# About this exercise:
A complete and exact copy of the data below is required.

# Records:
——————

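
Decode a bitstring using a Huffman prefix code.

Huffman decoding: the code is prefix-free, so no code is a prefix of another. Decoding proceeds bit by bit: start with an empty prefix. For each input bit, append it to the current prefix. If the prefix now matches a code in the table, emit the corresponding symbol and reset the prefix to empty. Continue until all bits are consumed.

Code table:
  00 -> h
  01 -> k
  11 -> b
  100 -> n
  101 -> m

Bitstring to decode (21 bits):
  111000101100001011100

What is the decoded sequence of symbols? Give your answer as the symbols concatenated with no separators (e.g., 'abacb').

Bit 0: prefix='1' (no match yet)
Bit 1: prefix='11' -> emit 'b', reset
Bit 2: prefix='1' (no match yet)
Bit 3: prefix='10' (no match yet)
Bit 4: prefix='100' -> emit 'n', reset
Bit 5: prefix='0' (no match yet)
Bit 6: prefix='01' -> emit 'k', reset
Bit 7: prefix='0' (no match yet)
Bit 8: prefix='01' -> emit 'k', reset
Bit 9: prefix='1' (no match yet)
Bit 10: prefix='10' (no match yet)
Bit 11: prefix='100' -> emit 'n', reset
Bit 12: prefix='0' (no match yet)
Bit 13: prefix='00' -> emit 'h', reset
Bit 14: prefix='1' (no match yet)
Bit 15: prefix='10' (no match yet)
Bit 16: prefix='101' -> emit 'm', reset
Bit 17: prefix='1' (no match yet)
Bit 18: prefix='11' -> emit 'b', reset
Bit 19: prefix='0' (no match yet)
Bit 20: prefix='00' -> emit 'h', reset

Answer: bnkknhmbh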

——————

# Solution to this task:
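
Decode a bitstring using a Huffman prefix code.

Huffman decoding: the code is prefix-free, so no code is a prefix of another. Decoding proceeds bit by bit: start with an empty prefix. For each input bit, append it to the current prefix. If the prefix now matches a code in the table, emit the corresponding symbol and reset the prefix to empty. Continue until all bits are consumed.

Code table:
  00 -> h
  01 -> k
  11 -> b
  100 -> n
  101 -> m

Bitstring to decode (21 bits):
  111000101100001011100

What is the decoded sequence of symbols? Give your answer as the symbols concatenated with no separators (e.g., 'abacb').

Bit 0: prefix='1' (no match yet)
Bit 1: prefix='11' -> emit 'b', reset
Bit 2: prefix='1' (no match yet)
Bit 3: prefix='10' (no match yet)
Bit 4: prefix='100' -> emit 'n', reset
Bit 5: prefix='0' (no match yet)
Bit 6: prefix='01' -> emit 'k', reset
Bit 7: prefix='0' (no match yet)
Bit 8: prefix='01' -> emit 'k', reset
Bit 9: prefix='1' (no match yet)
Bit 10: prefix='10' (no match yet)
Bit 11: prefix='100' -> emit 'n', reset
Bit 12: prefix='0' (no match yet)
Bit 13: prefix='00' -> emit 'h', reset
Bit 14: prefix='1' (no match yet)
Bit 15: prefix='10' (no match yet)
Bit 16: prefix='101' -> emit 'm', reset
Bit 17: prefix='1' (no match yet)
Bit 18: prefix='11' -> emit 'b', reset
Bit 19: prefix='0' (no match yet)
Bit 20: prefix='00' -> emit 'h', reset

Answer: bnkknhmbh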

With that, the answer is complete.